→ **WHAT YOU SHOULD DO**:
Find how many lines in the entries below carry the word "over" and answer with only that figure.

[Opening DATA SUPPLIED section]

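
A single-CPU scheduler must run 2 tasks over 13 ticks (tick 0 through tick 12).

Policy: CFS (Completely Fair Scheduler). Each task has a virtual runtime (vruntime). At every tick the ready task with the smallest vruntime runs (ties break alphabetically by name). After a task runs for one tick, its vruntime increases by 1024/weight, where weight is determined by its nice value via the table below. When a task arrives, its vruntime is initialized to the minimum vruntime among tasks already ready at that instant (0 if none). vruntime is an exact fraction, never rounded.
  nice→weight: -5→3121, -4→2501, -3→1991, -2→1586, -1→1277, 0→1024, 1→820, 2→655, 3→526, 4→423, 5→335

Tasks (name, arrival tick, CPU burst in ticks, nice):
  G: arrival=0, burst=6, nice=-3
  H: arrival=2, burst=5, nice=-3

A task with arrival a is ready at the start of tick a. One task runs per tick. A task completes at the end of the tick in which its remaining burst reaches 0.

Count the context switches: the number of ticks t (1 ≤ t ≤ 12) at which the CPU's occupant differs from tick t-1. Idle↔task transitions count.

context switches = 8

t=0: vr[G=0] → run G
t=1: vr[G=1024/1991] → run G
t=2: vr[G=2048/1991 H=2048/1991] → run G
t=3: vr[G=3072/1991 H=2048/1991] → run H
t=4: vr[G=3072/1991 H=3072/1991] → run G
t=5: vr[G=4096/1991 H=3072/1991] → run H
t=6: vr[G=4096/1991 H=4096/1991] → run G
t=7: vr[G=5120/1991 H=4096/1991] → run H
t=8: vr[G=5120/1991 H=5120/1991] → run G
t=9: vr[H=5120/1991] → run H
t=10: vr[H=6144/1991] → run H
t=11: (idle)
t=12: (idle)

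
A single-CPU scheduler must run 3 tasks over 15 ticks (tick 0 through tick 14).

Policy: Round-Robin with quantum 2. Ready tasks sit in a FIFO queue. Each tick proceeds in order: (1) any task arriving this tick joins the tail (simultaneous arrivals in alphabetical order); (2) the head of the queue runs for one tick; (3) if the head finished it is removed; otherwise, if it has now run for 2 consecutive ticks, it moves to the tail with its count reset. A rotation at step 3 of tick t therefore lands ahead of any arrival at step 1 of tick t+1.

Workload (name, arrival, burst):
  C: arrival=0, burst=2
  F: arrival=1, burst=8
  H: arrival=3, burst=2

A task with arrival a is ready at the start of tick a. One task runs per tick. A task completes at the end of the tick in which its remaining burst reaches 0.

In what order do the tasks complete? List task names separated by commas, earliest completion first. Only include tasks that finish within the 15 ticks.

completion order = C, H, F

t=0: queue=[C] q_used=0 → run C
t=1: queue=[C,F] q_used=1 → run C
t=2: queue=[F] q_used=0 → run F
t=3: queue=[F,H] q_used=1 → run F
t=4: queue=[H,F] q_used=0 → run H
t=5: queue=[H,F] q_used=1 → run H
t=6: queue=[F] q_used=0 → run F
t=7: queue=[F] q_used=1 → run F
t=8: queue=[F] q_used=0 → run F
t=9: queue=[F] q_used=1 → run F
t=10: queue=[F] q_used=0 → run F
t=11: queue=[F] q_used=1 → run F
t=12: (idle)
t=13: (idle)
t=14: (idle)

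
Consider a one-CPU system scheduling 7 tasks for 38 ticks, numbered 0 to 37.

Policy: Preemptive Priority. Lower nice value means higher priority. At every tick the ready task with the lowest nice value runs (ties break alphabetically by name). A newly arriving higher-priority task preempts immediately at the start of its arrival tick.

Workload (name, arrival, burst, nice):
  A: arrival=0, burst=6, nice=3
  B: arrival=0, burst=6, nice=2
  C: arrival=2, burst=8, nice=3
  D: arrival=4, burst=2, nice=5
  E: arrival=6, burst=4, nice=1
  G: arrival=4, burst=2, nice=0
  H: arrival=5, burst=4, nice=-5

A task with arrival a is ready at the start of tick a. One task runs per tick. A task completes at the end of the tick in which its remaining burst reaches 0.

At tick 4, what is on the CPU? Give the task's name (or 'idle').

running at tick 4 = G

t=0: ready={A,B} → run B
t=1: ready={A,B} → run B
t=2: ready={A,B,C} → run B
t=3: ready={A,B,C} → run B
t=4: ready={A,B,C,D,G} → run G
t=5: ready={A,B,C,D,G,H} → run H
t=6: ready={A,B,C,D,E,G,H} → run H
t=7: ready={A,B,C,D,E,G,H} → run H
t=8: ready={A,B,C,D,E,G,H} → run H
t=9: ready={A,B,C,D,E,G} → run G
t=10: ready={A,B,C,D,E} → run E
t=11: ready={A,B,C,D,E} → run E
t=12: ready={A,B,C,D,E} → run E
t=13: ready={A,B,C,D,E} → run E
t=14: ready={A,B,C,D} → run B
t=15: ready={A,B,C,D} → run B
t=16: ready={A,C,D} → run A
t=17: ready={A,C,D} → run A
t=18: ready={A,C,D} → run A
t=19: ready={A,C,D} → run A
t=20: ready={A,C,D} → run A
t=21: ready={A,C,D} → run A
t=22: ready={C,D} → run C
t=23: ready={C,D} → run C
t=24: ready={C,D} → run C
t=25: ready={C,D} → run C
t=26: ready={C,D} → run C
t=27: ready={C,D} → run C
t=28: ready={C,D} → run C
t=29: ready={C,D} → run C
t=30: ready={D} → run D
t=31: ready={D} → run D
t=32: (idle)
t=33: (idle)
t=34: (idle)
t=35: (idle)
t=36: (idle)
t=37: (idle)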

[Closing DATA SUPPLIED section]

→ **RESULT OF THE EXERCISE**:
2